(Stored data)
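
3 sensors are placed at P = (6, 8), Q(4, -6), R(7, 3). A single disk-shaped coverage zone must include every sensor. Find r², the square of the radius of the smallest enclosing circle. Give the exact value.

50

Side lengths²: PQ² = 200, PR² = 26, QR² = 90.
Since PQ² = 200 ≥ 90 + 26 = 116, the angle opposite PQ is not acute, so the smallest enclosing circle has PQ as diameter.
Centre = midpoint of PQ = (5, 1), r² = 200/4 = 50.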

- **WORK TO COMPLETE**: Word for word, transcribe each record.

- **COMPLETED EXERCISE**:
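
3 sensors are placed at P = (6, 8), Q(4, -6), R(7, 3). A single disk-shaped coverage zone must include every sensor. Find r², the square of the radius of the smallest enclosing circle. Give the exact value.

50

Side lengths²: PQ² = 200, PR² = 26, QR² = 90.
Since PQ² = 200 ≥ 90 + 26 = 116, the angle opposite PQ is not acute, so the smallest enclosing circle has PQ as diameter.
Centre = midpoint of PQ = (5, 1), r² = 200/4 = 50.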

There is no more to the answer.